Description of the task:
Of all the lines in the entries below, give again exactly those starting at the line containing "C1: C-element = 3" and ending at the line containing "5: Se1 ⇀ J2", both ends included, and no others.
======== Provided records ========
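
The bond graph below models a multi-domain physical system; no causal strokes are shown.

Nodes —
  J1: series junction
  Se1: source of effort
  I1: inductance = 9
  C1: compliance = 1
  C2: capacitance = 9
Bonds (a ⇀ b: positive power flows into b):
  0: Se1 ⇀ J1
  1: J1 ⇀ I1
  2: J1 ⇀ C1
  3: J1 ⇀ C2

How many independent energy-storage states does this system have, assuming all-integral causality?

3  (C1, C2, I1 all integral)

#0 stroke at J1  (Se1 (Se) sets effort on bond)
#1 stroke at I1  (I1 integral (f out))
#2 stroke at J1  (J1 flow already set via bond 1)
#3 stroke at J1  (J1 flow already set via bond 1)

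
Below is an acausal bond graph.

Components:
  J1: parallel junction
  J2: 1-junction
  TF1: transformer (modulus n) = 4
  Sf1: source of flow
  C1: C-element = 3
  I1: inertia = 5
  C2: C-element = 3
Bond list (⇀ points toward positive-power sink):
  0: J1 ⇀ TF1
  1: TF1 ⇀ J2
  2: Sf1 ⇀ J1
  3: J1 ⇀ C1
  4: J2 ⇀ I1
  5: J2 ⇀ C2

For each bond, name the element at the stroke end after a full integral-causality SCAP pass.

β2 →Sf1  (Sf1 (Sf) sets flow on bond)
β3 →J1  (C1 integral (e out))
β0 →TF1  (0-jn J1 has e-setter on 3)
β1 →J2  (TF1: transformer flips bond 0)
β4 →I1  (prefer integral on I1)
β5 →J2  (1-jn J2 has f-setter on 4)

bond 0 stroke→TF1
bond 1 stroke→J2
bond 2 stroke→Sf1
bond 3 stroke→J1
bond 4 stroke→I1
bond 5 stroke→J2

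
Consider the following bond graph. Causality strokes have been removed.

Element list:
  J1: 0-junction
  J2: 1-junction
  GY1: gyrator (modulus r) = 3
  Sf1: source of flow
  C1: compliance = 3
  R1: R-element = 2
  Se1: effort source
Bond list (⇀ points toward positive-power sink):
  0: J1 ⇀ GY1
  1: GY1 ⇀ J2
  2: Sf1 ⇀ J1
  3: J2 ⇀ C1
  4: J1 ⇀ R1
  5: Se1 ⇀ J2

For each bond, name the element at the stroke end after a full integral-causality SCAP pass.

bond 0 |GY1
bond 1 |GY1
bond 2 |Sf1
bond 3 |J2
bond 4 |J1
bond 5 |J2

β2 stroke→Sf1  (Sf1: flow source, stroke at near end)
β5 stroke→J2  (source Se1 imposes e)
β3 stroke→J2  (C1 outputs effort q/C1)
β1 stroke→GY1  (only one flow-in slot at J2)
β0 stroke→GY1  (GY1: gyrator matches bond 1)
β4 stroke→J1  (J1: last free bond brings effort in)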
========
Result for this exercise:
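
  C1: C-element = 3
  I1: inertia = 5
  C2: C-element = 3
Bond list (⇀ points toward positive-power sink):
  0: J1 ⇀ TF1
  1: TF1 ⇀ J2
  2: Sf1 ⇀ J1
  3: J1 ⇀ C1
  4: J2 ⇀ I1
  5: J2 ⇀ C2

For each bond, name the element at the stroke end after a full integral-causality SCAP pass.

β2 →Sf1  (Sf1 (Sf) sets flow on bond)
β3 →J1  (C1 integral (e out))
β0 →TF1  (0-jn J1 has e-setter on 3)
β1 →J2  (TF1: transformer flips bond 0)
β4 →I1  (prefer integral on I1)
β5 →J2  (1-jn J2 has f-setter on 4)

bond 0 stroke→TF1
bond 1 stroke→J2
bond 2 stroke→Sf1
bond 3 stroke→J1
bond 4 stroke→I1
bond 5 stroke→J2

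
Consider the following bond graph. Causality strokes have been removed.

Element list:
  J1: 0-junction
  J2: 1-junction
  GY1: gyrator (modulus r) = 3
  Sf1: source of flow
  C1: compliance = 3
  R1: R-element = 2
  Se1: effort source
Bond list (⇀ points toward positive-power sink):
  0: J1 ⇀ GY1
  1: GY1 ⇀ J2
  2: Sf1 ⇀ J1
  3: J2 ⇀ C1
  4: J1 ⇀ R1
  5: Se1 ⇀ J2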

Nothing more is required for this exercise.